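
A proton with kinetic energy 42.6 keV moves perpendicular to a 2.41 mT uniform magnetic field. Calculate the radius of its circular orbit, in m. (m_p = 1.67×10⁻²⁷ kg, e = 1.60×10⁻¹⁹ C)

r ≈ 12.4 m

Convert the energy: K = 42.6 keV = 6.82×10^-15 J.
v = √(2K/m) = √(2·6.82×10^-15/1.67×10^-27) = 2.86×10^6 m/s.
r = mv/(qB) = (1.67×10^-27)(2.86×10^6) / [(1×1.60×10^-19)(2.41×10^-3)] = 12.4 m.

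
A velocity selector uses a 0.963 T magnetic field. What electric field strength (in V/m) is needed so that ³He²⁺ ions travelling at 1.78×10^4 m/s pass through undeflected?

qE = qvB ⇒ E = vB = (1.78×10^4)(0.963) = 1.71×10^4 V/m.

E ≈ 1.71×10^4 V/m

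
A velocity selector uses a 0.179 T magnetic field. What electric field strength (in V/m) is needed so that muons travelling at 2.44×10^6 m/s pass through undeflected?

qE = qvB ⇒ E = vB = (2.44×10^6)(0.179) = 4.37×10^5 V/m.

E ≈ 4.37×10^5 V/m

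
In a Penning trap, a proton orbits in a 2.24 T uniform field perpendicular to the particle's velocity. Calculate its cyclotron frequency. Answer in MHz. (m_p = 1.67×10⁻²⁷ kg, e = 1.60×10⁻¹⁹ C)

f ≈ 34.2 MHz

f = qB/(2πm) = (1×1.60×10^-19)(2.24) / [2π(1.67×10^-27)] = 3.42×10^7 Hz.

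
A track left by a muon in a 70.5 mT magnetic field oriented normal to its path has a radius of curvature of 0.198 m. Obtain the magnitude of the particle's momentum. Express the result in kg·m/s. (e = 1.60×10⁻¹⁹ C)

p ≈ 2.23×10^-21 kg·m/s

Since qvB = mv²/r, the momentum p = mv = qBr.
p = (1×1.60×10^-19)(0.0705)(0.198) = 2.23×10^-21 kg·m/s.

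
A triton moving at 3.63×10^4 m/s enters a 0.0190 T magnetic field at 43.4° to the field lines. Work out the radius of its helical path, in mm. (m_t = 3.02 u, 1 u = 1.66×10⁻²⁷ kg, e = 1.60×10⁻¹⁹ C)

r ≈ 41.1 mm

Only the perpendicular component v⊥ = v sin43.4° = 2.49×10^4 m/s is bent by the field.
r = m v⊥ /(qB) = (5.01×10^-27)(2.49×10^4) / [(1×1.60×10^-19)(0.0190)] = 0.0411 m.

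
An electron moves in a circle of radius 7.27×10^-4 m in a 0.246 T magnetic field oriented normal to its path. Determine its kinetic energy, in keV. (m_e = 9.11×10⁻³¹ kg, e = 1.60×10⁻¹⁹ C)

v = qBr/m = (1×1.60×10^-19)(0.246)(7.27×10^-4) / (9.11×10^-31) = 3.14×10^7 m/s.
K = ½mv² = 0.5·(9.11×10^-31)·(3.14×10^7)² = 4.49×10^-16 J = 2.81 keV.

K ≈ 2.81 keV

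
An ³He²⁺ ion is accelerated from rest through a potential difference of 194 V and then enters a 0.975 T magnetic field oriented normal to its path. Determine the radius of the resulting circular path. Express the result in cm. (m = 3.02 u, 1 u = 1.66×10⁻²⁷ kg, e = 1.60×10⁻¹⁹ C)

r ≈ 0.253 cm

The kinetic energy gained is K = qV = (2×1.60×10^-19)(194) = 6.21×10^-17 J.
v = √(2K/m) = 1.57×10^5 m/s.
r = mv/(qB) = (5.01×10^-27)(1.57×10^5) / [(2×1.60×10^-19)(0.975)] = 2.53×10^-3 m.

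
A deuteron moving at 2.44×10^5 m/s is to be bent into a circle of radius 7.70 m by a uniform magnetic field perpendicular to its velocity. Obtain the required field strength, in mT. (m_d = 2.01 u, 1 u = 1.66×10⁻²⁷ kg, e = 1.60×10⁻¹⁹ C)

B ≈ 0.661 mT

qvB = mv²/r gives B = mv/(qr).
B = (3.34×10^-27)(2.44×10^5) / [(1×1.60×10^-19)(7.70)] = 6.61×10^-4 T.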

┄┄┄┄┄┄┄┄┄┄┄┄┄┄┄┄┄┄┄┄

◆ TASK DESCRIPTION ◆
All of the data above should be transcribed exactly.

◆ REPLY TO THE TASK ◆
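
A proton with kinetic energy 42.6 keV moves perpendicular to a 2.41 mT uniform magnetic field. Calculate the radius of its circular orbit, in m. (m_p = 1.67×10⁻²⁷ kg, e = 1.60×10⁻¹⁹ C)

r ≈ 12.4 m

Convert the energy: K = 42.6 keV = 6.82×10^-15 J.
v = √(2K/m) = √(2·6.82×10^-15/1.67×10^-27) = 2.86×10^6 m/s.
r = mv/(qB) = (1.67×10^-27)(2.86×10^6) / [(1×1.60×10^-19)(2.41×10^-3)] = 12.4 m.

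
A velocity selector uses a 0.963 T magnetic field. What electric field strength (in V/m) is needed so that ³He²⁺ ions travelling at 1.78×10^4 m/s pass through undeflected?

qE = qvB ⇒ E = vB = (1.78×10^4)(0.963) = 1.71×10^4 V/m.

E ≈ 1.71×10^4 V/m

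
A velocity selector uses a 0.179 T magnetic field. What electric field strength (in V/m) is needed so that muons travelling at 2.44×10^6 m/s pass through undeflected?

qE = qvB ⇒ E = vB = (2.44×10^6)(0.179) = 4.37×10^5 V/m.

E ≈ 4.37×10^5 V/m

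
In a Penning trap, a proton orbits in a 2.24 T uniform field perpendicular to the particle's velocity. Calculate its cyclotron frequency. Answer in MHz. (m_p = 1.67×10⁻²⁷ kg, e = 1.60×10⁻¹⁹ C)

f ≈ 34.2 MHz

f = qB/(2πm) = (1×1.60×10^-19)(2.24) / [2π(1.67×10^-27)] = 3.42×10^7 Hz.

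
A track left by a muon in a 70.5 mT magnetic field oriented normal to its path has a radius of curvature of 0.198 m. Obtain the magnitude of the particle's momentum. Express the result in kg·m/s. (e = 1.60×10⁻¹⁹ C)

p ≈ 2.23×10^-21 kg·m/s

Since qvB = mv²/r, the momentum p = mv = qBr.
p = (1×1.60×10^-19)(0.0705)(0.198) = 2.23×10^-21 kg·m/s.

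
A triton moving at 3.63×10^4 m/s enters a 0.0190 T magnetic field at 43.4° to the field lines. Work out the radius of its helical path, in mm. (m_t = 3.02 u, 1 u = 1.66×10⁻²⁷ kg, e = 1.60×10⁻¹⁹ C)

r ≈ 41.1 mm

Only the perpendicular component v⊥ = v sin43.4° = 2.49×10^4 m/s is bent by the field.
r = m v⊥ /(qB) = (5.01×10^-27)(2.49×10^4) / [(1×1.60×10^-19)(0.0190)] = 0.0411 m.

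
An electron moves in a circle of radius 7.27×10^-4 m in a 0.246 T magnetic field oriented normal to its path. Determine its kinetic energy, in keV. (m_e = 9.11×10⁻³¹ kg, e = 1.60×10⁻¹⁹ C)

v = qBr/m = (1×1.60×10^-19)(0.246)(7.27×10^-4) / (9.11×10^-31) = 3.14×10^7 m/s.
K = ½mv² = 0.5·(9.11×10^-31)·(3.14×10^7)² = 4.49×10^-16 J = 2.81 keV.

K ≈ 2.81 keV

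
An ³He²⁺ ion is accelerated from rest through a potential difference of 194 V and then enters a 0.975 T magnetic field oriented normal to its path. Determine the radius of the resulting circular path. Express the result in cm. (m = 3.02 u, 1 u = 1.66×10⁻²⁷ kg, e = 1.60×10⁻¹⁹ C)

r ≈ 0.253 cm

The kinetic energy gained is K = qV = (2×1.60×10^-19)(194) = 6.21×10^-17 J.
v = √(2K/m) = 1.57×10^5 m/s.
r = mv/(qB) = (5.01×10^-27)(1.57×10^5) / [(2×1.60×10^-19)(0.975)] = 2.53×10^-3 m.

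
A deuteron moving at 2.44×10^5 m/s is to be bent into a circle of radius 7.70 m by a uniform magnetic field perpendicular to its velocity. Obtain the required field strength, in mT. (m_d = 2.01 u, 1 u = 1.66×10⁻²⁷ kg, e = 1.60×10⁻¹⁹ C)

B ≈ 0.661 mT

qvB = mv²/r gives B = mv/(qr).
B = (3.34×10^-27)(2.44×10^5) / [(1×1.60×10^-19)(7.70)] = 6.61×10^-4 T.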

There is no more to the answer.